Material for this exercise Block Start
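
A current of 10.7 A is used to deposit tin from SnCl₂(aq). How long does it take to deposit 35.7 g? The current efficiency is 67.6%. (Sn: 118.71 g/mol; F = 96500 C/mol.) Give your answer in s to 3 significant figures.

n(Sn) = 35.7 / 118.71 = 0.3007 mol
Sn²⁺ + 2e⁻ → Sn, so n(e⁻) = 2 × 0.3007 = 0.6014 mol
Q = 0.6014 × 96500 / 0.676 = 85850 C
t = Q / I = 85850 / 10.7 = 8023 s

8020 s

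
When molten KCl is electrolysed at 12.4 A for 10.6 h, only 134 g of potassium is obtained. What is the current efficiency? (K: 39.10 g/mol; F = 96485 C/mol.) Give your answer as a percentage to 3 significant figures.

69.9%

Q = 12.4 × 38160 = 4.732×10^5 C
n(e⁻) = 4.732×10^5 / 96485 = 4.904 mol
K⁺ + e⁻ → K, so theoretical n(K) = 4.904 mol → 191.7 g
Efficiency = 134 / 191.7 = 0.6990 = 69.9%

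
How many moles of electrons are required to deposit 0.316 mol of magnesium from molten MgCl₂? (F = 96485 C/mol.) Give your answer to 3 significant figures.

0.632 mol

Mg²⁺ + 2e⁻ → Mg, so n(e⁻) = 2 × 0.316 = 0.6320 mol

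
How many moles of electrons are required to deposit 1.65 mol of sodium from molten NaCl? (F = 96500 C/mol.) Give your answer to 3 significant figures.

Na⁺ + e⁻ → Na, so n(e⁻) = 1 × 1.65 = 1.650 mol

1.65 mol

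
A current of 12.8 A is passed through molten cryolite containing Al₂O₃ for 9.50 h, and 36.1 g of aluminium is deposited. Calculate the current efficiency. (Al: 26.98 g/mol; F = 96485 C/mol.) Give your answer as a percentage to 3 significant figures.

Q = 12.8 × 34200 = 4.378×10^5 C
n(e⁻) = 4.378×10^5 / 96485 = 4.537 mol
Al³⁺ + 3e⁻ → Al, so theoretical n(Al) = 1.512 mol → 40.79 g
Efficiency = 36.1 / 40.79 = 0.8850 = 88.5%

88.5%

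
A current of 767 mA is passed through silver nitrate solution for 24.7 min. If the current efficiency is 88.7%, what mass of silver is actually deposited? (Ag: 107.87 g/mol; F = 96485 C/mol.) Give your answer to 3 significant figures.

Q = 0.767 × 1482 = 1137 C
n(e⁻) = 1137 / 96485 = 0.01178 mol
Ag⁺ + e⁻ → Ag, so theoretical m(Ag) = 0.01178 × 107.87 = 1.271 g
Actual mass = 88.7% × 1.271 = 1.13 g

1.13 g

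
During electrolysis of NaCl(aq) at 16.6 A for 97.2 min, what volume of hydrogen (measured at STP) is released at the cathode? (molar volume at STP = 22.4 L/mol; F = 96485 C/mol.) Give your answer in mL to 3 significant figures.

11200 mL

Q = 16.6 A × 5832 s = 96810 C
n(e⁻) = 96810 / 96485 = 1.003 mol
2H⁺ + 2e⁻ → H₂, so n(H₂) = 1.003 / 2 = 0.5015 mol
V = 0.5015 × 22.4 = 11.23 L
= 11200 mL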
Material for this exercise Block End
What needs to be done :: Reproduce the records above exactly, starting with the line that contains "During electrolysis of" and ending with the last line.

Finished exercise ::
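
During electrolysis of NaCl(aq) at 16.6 A for 97.2 min, what volume of hydrogen (measured at STP) is released at the cathode? (molar volume at STP = 22.4 L/mol; F = 96485 C/mol.) Give your answer in mL to 3 significant figures.

11200 mL

Q = 16.6 A × 5832 s = 96810 C
n(e⁻) = 96810 / 96485 = 1.003 mol
2H⁺ + 2e⁻ → H₂, so n(H₂) = 1.003 / 2 = 0.5015 mol
V = 0.5015 × 22.4 = 11.23 L
= 11200 mL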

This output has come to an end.